Copy out each line below containing "Imani".

(Dataset entries)
== Segment start ==

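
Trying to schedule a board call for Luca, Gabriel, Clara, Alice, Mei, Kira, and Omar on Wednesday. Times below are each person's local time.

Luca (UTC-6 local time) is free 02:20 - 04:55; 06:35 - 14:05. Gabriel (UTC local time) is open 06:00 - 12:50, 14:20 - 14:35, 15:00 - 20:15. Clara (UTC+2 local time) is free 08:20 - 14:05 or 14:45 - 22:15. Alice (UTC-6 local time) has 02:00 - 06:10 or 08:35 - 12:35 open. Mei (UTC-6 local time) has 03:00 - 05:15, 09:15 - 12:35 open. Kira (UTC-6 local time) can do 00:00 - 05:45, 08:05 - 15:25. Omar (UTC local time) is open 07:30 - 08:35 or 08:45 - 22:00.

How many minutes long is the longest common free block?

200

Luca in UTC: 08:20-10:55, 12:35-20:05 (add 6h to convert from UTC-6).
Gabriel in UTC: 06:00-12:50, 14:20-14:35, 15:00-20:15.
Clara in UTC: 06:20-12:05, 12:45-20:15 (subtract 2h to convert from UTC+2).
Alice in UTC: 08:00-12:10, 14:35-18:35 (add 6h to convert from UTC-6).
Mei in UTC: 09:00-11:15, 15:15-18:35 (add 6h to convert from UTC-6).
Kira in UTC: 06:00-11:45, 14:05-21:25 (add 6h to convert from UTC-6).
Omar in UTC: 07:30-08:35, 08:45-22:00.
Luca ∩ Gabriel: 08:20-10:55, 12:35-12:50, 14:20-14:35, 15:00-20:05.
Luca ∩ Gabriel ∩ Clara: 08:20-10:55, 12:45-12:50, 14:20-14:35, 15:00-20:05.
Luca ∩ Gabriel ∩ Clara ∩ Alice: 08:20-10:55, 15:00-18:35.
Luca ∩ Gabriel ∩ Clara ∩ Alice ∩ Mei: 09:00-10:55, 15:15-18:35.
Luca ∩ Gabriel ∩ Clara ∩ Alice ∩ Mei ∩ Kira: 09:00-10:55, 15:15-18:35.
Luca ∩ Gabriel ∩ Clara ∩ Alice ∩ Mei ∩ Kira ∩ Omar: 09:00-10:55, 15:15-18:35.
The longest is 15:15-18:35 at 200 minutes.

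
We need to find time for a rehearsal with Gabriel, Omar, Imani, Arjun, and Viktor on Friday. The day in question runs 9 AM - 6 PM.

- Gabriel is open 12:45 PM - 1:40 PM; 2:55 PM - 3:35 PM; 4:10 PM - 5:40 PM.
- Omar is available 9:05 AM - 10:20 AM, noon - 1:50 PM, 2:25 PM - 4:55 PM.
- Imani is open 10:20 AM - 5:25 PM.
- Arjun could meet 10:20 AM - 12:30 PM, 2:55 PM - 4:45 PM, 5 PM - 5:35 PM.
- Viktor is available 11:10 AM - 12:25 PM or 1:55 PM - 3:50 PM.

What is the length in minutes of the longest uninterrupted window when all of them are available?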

== Segment end ==

*TASK SOLUTION:*
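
We need to find time for a rehearsal with Gabriel, Omar, Imani, Arjun, and Viktor on Friday. The day in question runs 9 AM - 6 PM.
- Imani is open 10:20 AM - 5:25 PM.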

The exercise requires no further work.